# WHAT IS NEEDED:
Beginning with the line containing "The concentration in", give every line again exactly as it is, ending with the last line of the entries.

# DATA SHOWN:
****************

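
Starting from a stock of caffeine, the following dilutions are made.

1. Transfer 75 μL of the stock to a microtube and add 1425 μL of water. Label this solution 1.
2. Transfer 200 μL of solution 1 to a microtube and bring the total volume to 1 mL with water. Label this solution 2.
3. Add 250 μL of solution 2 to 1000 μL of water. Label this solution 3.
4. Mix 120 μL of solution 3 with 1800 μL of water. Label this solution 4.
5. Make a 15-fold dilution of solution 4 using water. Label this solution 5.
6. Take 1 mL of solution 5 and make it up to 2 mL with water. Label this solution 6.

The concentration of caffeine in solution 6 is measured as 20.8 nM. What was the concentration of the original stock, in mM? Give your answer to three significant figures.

4.99 mM

Step 1: 75 μL + 1425 μL = 1500 μL total → factor 1500/75 = 20
Step 2: 200 μL brought to 1 mL → factor 1000/200 = 5
Step 3: 250 μL + 1000 μL = 1250 μL total → factor 1250/250 = 5
Step 4: 120 μL + 1800 μL = 1920 μL total → factor 1920/120 = 16
Step 5: 15-fold → factor 15
Step 6: 1 mL brought to 2 mL → factor 2/1 = 2
Overall dilution factor = 20 × 5 × 5 × 16 × 15 × 2 = 2.4 × 10^5
Stock = 20.8 nM × 2.4 × 10^5 = 4.992 × 10^6 nM = 4.99 mM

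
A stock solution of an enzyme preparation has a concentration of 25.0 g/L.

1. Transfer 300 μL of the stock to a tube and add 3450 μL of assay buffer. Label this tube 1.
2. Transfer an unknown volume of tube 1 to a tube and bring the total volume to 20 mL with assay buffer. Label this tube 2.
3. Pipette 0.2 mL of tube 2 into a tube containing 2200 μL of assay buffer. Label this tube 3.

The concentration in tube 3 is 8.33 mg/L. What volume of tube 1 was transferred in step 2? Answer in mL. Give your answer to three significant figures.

1.00 mL

Step 1: 300 μL + 3450 μL = 3750 μL total → factor 3750/300 = 12.5
Step 2: v brought to 20 mL → factor = 20 mL/v
Step 3: 0.2 mL + 2200 μL = 2.4 mL total → factor 2.4/0.2 = 12
Product of known-step factors = 150
Overall factor = 25.0 g/L / (8.33 mg/L) = 3001.2
Step-2 factor = 3001.2 / 150 = 20.008
v = 20 mL / 20.008 = 1.00 mL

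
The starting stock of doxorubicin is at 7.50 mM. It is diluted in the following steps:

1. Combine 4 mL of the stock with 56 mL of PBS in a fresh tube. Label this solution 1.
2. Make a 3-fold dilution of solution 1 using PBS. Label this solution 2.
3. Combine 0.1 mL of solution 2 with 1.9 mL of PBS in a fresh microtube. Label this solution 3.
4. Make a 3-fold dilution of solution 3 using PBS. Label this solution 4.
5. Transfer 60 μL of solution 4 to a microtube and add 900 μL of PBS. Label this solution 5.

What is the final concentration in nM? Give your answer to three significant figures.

174 nM

Step 1: 4 mL + 56 mL = 60 mL total → factor 60/4 = 15
Step 2: 3-fold → factor 3
Step 3: 0.1 mL + 1.9 mL = 2 mL total → factor 2/0.1 = 20
Step 4: 3-fold → factor 3
Step 5: 60 μL + 900 μL = 960 μL total → factor 960/60 = 16
Overall dilution factor = 15 × 3 × 20 × 3 × 16 = 43200
Final = 7.50 mM / 43200 = 0.0001736 mM = 174 nM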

****************

# ANSWER SPACE:
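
The concentration in tube 3 is 8.33 mg/L. What volume of tube 1 was transferred in step 2? Answer in mL. Give your answer to three significant figures.

1.00 mL

Step 1: 300 μL + 3450 μL = 3750 μL total → factor 3750/300 = 12.5
Step 2: v brought to 20 mL → factor = 20 mL/v
Step 3: 0.2 mL + 2200 μL = 2.4 mL total → factor 2.4/0.2 = 12
Product of known-step factors = 150
Overall factor = 25.0 g/L / (8.33 mg/L) = 3001.2
Step-2 factor = 3001.2 / 150 = 20.008
v = 20 mL / 20.008 = 1.00 mL

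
The starting stock of doxorubicin is at 7.50 mM. It is diluted in the following steps:

1. Combine 4 mL of the stock with 56 mL of PBS in a fresh tube. Label this solution 1.
2. Make a 3-fold dilution of solution 1 using PBS. Label this solution 2.
3. Combine 0.1 mL of solution 2 with 1.9 mL of PBS in a fresh microtube. Label this solution 3.
4. Make a 3-fold dilution of solution 3 using PBS. Label this solution 4.
5. Transfer 60 μL of solution 4 to a microtube and add 900 μL of PBS. Label this solution 5.

What is the final concentration in nM? Give your answer to three significant figures.

174 nM

Step 1: 4 mL + 56 mL = 60 mL total → factor 60/4 = 15
Step 2: 3-fold → factor 3
Step 3: 0.1 mL + 1.9 mL = 2 mL total → factor 2/0.1 = 20
Step 4: 3-fold → factor 3
Step 5: 60 μL + 900 μL = 960 μL total → factor 960/60 = 16
Overall dilution factor = 15 × 3 × 20 × 3 × 16 = 43200
Final = 7.50 mM / 43200 = 0.0001736 mM = 174 nM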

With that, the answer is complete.